BEGIN

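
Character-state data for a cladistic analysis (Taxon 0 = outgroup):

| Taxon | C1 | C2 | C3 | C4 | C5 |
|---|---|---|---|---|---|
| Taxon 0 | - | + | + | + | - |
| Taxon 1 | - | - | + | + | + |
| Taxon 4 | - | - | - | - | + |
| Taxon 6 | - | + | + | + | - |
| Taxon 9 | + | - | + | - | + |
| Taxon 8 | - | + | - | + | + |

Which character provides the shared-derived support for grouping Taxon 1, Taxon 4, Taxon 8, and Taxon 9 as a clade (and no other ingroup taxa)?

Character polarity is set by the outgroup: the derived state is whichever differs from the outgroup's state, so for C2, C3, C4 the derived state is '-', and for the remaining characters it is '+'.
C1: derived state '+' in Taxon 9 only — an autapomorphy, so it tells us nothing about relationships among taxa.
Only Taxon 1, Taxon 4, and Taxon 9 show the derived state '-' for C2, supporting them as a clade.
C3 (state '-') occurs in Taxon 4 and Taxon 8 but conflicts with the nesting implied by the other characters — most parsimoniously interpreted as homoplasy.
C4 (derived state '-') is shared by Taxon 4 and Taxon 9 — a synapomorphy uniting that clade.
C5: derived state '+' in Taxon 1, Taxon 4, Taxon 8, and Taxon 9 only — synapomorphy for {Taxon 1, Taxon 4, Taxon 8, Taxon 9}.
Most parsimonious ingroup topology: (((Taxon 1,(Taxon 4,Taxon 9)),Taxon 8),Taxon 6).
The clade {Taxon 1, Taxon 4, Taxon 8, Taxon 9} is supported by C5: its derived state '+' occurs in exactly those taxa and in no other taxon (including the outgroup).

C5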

END
BEGIN

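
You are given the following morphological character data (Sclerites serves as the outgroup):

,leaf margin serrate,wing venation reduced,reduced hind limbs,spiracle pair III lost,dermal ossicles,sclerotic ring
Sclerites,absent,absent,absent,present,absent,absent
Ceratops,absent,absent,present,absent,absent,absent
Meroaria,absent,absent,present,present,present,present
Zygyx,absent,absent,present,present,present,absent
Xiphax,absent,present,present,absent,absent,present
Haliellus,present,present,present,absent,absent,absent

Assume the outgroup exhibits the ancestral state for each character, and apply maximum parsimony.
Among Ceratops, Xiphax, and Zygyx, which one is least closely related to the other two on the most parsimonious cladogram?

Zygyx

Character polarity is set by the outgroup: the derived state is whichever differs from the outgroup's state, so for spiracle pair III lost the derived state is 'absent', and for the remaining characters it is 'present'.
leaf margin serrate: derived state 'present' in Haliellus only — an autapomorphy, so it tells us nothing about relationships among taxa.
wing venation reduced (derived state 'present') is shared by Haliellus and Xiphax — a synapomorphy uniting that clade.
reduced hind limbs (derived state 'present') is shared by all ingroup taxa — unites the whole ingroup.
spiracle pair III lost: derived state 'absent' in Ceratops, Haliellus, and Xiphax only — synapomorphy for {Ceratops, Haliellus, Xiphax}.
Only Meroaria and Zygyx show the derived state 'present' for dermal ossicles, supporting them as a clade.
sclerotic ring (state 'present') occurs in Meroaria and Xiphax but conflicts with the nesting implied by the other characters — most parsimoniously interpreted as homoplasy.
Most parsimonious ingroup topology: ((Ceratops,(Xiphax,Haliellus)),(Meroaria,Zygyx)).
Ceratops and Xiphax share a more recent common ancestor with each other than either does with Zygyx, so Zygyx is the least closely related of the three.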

END

• Assignment:
Return only the count of lines in the records that hold the word "Sclerites".

• Task output:
2